== Data for review ==
========================================
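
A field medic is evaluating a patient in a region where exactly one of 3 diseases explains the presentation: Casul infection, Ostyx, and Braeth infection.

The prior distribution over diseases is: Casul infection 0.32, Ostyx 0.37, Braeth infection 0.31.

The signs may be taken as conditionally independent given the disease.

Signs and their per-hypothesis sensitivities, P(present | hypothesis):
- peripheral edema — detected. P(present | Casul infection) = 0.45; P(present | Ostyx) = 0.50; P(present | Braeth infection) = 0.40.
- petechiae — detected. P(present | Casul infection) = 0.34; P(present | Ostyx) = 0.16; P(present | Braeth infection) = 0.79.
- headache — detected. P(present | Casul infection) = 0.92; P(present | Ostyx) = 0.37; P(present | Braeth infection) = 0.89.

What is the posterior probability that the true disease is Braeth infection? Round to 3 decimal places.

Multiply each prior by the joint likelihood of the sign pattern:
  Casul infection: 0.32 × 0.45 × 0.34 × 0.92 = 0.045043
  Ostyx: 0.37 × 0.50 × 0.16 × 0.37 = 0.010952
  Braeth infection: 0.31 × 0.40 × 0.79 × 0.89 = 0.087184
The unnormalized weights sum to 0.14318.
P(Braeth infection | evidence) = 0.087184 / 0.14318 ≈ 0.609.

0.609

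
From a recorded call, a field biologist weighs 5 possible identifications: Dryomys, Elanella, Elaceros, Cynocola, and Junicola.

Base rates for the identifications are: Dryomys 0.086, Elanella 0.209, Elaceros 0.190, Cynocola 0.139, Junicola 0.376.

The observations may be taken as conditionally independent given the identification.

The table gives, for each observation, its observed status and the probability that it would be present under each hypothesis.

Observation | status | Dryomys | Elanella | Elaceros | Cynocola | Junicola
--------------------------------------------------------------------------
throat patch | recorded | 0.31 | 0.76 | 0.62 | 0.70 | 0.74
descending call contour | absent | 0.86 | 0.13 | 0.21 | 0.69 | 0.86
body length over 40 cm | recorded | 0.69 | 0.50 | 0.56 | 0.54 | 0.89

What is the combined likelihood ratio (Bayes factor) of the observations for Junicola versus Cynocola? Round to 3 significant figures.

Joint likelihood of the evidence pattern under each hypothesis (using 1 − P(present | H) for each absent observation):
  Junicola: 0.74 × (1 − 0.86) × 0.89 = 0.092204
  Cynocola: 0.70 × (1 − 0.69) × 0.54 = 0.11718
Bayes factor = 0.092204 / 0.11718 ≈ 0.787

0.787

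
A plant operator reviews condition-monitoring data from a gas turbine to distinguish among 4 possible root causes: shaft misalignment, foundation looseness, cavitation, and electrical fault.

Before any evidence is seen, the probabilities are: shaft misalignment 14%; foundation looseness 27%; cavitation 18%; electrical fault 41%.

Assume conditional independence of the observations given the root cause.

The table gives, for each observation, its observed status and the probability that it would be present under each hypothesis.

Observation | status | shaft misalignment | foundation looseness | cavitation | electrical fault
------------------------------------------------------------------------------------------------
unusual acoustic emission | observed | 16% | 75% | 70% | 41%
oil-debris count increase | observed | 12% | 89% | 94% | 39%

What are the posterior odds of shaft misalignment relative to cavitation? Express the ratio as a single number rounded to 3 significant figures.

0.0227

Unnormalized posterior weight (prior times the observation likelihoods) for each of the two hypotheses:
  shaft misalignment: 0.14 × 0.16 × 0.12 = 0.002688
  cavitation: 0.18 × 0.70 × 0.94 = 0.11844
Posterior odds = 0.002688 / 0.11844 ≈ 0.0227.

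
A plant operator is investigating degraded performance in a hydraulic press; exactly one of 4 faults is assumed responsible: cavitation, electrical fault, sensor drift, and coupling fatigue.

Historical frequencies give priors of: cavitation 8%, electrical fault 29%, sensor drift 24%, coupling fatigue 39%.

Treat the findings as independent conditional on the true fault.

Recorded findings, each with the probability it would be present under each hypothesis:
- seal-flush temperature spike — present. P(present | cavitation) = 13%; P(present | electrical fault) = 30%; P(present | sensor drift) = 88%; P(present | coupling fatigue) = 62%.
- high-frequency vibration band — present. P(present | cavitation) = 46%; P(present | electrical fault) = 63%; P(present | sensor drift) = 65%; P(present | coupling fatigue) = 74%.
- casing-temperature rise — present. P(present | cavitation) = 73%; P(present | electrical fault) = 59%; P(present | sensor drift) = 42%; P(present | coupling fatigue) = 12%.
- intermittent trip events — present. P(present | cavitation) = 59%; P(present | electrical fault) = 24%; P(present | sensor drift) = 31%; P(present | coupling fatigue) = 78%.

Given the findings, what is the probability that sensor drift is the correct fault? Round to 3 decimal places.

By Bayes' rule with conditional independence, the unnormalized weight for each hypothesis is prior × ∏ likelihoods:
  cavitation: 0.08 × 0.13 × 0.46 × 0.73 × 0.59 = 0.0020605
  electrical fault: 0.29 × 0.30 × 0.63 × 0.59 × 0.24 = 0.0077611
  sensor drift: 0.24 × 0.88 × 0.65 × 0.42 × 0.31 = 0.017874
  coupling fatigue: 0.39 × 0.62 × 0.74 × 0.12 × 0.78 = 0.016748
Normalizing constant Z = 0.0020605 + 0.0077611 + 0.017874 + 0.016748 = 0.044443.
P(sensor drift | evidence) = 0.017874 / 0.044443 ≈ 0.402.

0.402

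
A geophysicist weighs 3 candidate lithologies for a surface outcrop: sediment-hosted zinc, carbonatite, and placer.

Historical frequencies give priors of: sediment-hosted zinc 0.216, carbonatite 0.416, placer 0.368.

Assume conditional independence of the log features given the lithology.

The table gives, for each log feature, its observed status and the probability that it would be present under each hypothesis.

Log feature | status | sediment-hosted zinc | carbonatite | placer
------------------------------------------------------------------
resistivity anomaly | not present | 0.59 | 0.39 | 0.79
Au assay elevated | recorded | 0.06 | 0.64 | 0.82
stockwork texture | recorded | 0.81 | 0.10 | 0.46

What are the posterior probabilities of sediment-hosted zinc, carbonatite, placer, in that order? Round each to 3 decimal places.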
========================================
== Task details ==
For each line above that includes "Historical", make a copy.

== Response to the exercise ==
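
Historical frequencies give priors of: cavitation 8%, electrical fault 29%, sensor drift 24%, coupling fatigue 39%.
Historical frequencies give priors of: sediment-hosted zinc 0.216, carbonatite 0.416, placer 0.368.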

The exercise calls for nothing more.